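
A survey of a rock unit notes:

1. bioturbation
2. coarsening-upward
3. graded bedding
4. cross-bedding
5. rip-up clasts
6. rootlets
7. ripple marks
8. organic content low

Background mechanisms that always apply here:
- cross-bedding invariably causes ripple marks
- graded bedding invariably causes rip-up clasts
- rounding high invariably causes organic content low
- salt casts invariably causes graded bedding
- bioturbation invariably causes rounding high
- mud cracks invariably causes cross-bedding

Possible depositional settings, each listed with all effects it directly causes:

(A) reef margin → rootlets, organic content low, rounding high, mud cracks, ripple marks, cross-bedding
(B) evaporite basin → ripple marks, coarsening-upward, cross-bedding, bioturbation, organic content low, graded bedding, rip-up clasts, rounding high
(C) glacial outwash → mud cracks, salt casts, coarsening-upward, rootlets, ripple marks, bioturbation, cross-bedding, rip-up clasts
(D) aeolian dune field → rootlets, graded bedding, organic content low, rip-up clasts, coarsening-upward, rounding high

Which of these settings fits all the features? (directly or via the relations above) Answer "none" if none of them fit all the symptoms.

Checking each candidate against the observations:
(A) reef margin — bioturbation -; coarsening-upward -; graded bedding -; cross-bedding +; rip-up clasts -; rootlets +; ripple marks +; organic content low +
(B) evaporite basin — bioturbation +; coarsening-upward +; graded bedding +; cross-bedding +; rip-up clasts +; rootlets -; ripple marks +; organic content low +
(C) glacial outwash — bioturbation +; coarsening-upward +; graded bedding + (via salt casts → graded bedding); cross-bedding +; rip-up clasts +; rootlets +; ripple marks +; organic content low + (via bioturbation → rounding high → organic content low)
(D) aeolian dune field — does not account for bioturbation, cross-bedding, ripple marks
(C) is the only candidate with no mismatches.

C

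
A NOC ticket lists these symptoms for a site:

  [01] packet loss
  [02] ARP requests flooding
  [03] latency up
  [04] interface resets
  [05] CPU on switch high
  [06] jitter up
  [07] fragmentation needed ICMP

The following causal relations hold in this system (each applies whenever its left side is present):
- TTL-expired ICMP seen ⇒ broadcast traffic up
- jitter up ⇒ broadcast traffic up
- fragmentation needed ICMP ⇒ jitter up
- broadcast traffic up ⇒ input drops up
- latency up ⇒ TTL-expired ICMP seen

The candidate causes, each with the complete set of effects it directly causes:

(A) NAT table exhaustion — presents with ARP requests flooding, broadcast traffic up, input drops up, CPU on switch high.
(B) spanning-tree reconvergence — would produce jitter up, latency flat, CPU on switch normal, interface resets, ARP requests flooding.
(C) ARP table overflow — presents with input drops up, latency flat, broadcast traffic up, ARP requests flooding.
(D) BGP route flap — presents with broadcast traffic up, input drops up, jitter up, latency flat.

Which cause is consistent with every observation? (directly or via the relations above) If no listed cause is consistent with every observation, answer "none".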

» Aim of the task
Every line in the listing above should be repeated exactly.

» Exercise answer
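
A survey of a rock unit notes:

1. bioturbation
2. coarsening-upward
3. graded bedding
4. cross-bedding
5. rip-up clasts
6. rootlets
7. ripple marks
8. organic content low

Background mechanisms that always apply here:
- cross-bedding invariably causes ripple marks
- graded bedding invariably causes rip-up clasts
- rounding high invariably causes organic content low
- salt casts invariably causes graded bedding
- bioturbation invariably causes rounding high
- mud cracks invariably causes cross-bedding

Possible depositional settings, each listed with all effects it directly causes:

(A) reef margin → rootlets, organic content low, rounding high, mud cracks, ripple marks, cross-bedding
(B) evaporite basin → ripple marks, coarsening-upward, cross-bedding, bioturbation, organic content low, graded bedding, rip-up clasts, rounding high
(C) glacial outwash → mud cracks, salt casts, coarsening-upward, rootlets, ripple marks, bioturbation, cross-bedding, rip-up clasts
(D) aeolian dune field → rootlets, graded bedding, organic content low, rip-up clasts, coarsening-upward, rounding high

Which of these settings fits all the features? (directly or via the relations above) Answer "none" if none of them fit all the symptoms.

Checking each candidate against the observations:
(A) reef margin — bioturbation -; coarsening-upward -; graded bedding -; cross-bedding +; rip-up clasts -; rootlets +; ripple marks +; organic content low +
(B) evaporite basin — bioturbation +; coarsening-upward +; graded bedding +; cross-bedding +; rip-up clasts +; rootlets -; ripple marks +; organic content low +
(C) glacial outwash — bioturbation +; coarsening-upward +; graded bedding + (via salt casts → graded bedding); cross-bedding +; rip-up clasts +; rootlets +; ripple marks +; organic content low + (via bioturbation → rounding high → organic content low)
(D) aeolian dune field — does not account for bioturbation, cross-bedding, ripple marks
(C) is the only candidate with no mismatches.

C

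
A NOC ticket lists these symptoms for a site:

  [01] packet loss
  [02] ARP requests flooding
  [03] latency up
  [04] interface resets
  [05] CPU on switch high
  [06] jitter up
  [07] fragmentation needed ICMP

The following causal relations hold in this system (each applies whenever its left side is present):
- TTL-expired ICMP seen ⇒ broadcast traffic up
- jitter up ⇒ broadcast traffic up
- fragmentation needed ICMP ⇒ jitter up
- broadcast traffic up ⇒ input drops up
- latency up ⇒ TTL-expired ICMP seen

The candidate causes, each with the complete set of effects it directly causes:

(A) NAT table exhaustion — presents with ARP requests flooding, broadcast traffic up, input drops up, CPU on switch high.
(B) spanning-tree reconvergence — would produce jitter up, latency flat, CPU on switch normal, interface resets, ARP requests flooding.
(C) ARP table overflow — presents with input drops up, latency flat, broadcast traffic up, ARP requests flooding.
(D) BGP route flap — presents with broadcast traffic up, input drops up, jitter up, latency flat.

Which cause is consistent with every observation? (directly or via the relations above) If no listed cause is consistent with every observation, answer "none".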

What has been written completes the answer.